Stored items

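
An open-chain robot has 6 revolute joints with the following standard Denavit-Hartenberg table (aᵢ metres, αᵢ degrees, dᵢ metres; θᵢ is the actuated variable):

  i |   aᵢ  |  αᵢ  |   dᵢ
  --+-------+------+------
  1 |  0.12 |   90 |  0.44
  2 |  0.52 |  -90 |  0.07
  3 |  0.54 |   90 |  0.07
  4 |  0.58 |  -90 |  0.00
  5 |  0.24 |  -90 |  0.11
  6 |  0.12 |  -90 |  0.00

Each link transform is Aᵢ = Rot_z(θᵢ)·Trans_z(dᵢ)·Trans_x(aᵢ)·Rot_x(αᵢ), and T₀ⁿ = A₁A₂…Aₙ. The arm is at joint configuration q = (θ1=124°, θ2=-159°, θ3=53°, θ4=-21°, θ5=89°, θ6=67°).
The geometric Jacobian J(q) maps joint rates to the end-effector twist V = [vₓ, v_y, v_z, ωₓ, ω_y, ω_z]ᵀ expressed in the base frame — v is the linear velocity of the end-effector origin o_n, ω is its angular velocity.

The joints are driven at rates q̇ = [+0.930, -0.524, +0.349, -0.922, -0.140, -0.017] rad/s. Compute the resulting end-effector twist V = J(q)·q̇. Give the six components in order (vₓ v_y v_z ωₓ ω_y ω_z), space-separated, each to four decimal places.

1.0358 -0.2288 1.1351 -1.3092 0.0609 1.0031

o_n = [-0.3501, -1.2155, 0.2323]
J₁: ẑ×o_n = [1.2155, -0.3501, 0.0000], ω = ẑ
J2: z=[0.8290, 0.5592, 0.0000] o=[-0.0671, 0.0995, 0.4400] → [-0.1161, 0.1722, -0.9319, 0.8290, 0.5592, 0.0000]
J3: z=[-0.2004, 0.2971, -0.9336] o=[0.2624, -0.2638, 0.2536] → [-0.8948, 0.5675, 0.3727, -0.2004, 0.2971, -0.9336]
J4: z=[0.9159, -0.2816, -0.2862] o=[0.0605, -0.7357, 0.0718] → [-0.1825, -0.0295, -0.5550, 0.9159, -0.2816, -0.2862]
J5: z=[-0.3118, -0.0496, -0.9489] o=[-0.0862, -1.2915, 0.1491] → [0.0680, 0.2763, -0.0368, -0.3118, -0.0496, -0.9489]
J6: z=[0.2370, 0.9630, -0.1282] o=[-0.3414, -1.2334, 0.1140] → [0.1163, -0.0269, 0.0126, 0.2370, 0.9630, -0.1282]
V = J·q̇ = [1.0358, -0.2288, 1.1351, -1.3092, 0.0609, 1.0031]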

About this exercise: Please make the answer a complete, exact reproduction of the records.

Response to this exercise:
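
An open-chain robot has 6 revolute joints with the following standard Denavit-Hartenberg table (aᵢ metres, αᵢ degrees, dᵢ metres; θᵢ is the actuated variable):

  i |   aᵢ  |  αᵢ  |   dᵢ
  --+-------+------+------
  1 |  0.12 |   90 |  0.44
  2 |  0.52 |  -90 |  0.07
  3 |  0.54 |   90 |  0.07
  4 |  0.58 |  -90 |  0.00
  5 |  0.24 |  -90 |  0.11
  6 |  0.12 |  -90 |  0.00

Each link transform is Aᵢ = Rot_z(θᵢ)·Trans_z(dᵢ)·Trans_x(aᵢ)·Rot_x(αᵢ), and T₀ⁿ = A₁A₂…Aₙ. The arm is at joint configuration q = (θ1=124°, θ2=-159°, θ3=53°, θ4=-21°, θ5=89°, θ6=67°).
The geometric Jacobian J(q) maps joint rates to the end-effector twist V = [vₓ, v_y, v_z, ωₓ, ω_y, ω_z]ᵀ expressed in the base frame — v is the linear velocity of the end-effector origin o_n, ω is its angular velocity.

The joints are driven at rates q̇ = [+0.930, -0.524, +0.349, -0.922, -0.140, -0.017] rad/s. Compute the resulting end-effector twist V = J(q)·q̇. Give the six components in order (vₓ v_y v_z ωₓ ω_y ω_z), space-separated, each to four decimal places.

1.0358 -0.2288 1.1351 -1.3092 0.0609 1.0031

o_n = [-0.3501, -1.2155, 0.2323]
J₁: ẑ×o_n = [1.2155, -0.3501, 0.0000], ω = ẑ
J2: z=[0.8290, 0.5592, 0.0000] o=[-0.0671, 0.0995, 0.4400] → [-0.1161, 0.1722, -0.9319, 0.8290, 0.5592, 0.0000]
J3: z=[-0.2004, 0.2971, -0.9336] o=[0.2624, -0.2638, 0.2536] → [-0.8948, 0.5675, 0.3727, -0.2004, 0.2971, -0.9336]
J4: z=[0.9159, -0.2816, -0.2862] o=[0.0605, -0.7357, 0.0718] → [-0.1825, -0.0295, -0.5550, 0.9159, -0.2816, -0.2862]
J5: z=[-0.3118, -0.0496, -0.9489] o=[-0.0862, -1.2915, 0.1491] → [0.0680, 0.2763, -0.0368, -0.3118, -0.0496, -0.9489]
J6: z=[0.2370, 0.9630, -0.1282] o=[-0.3414, -1.2334, 0.1140] → [0.1163, -0.0269, 0.0126, 0.2370, 0.9630, -0.1282]
V = J·q̇ = [1.0358, -0.2288, 1.1351, -1.3092, 0.0609, 1.0031]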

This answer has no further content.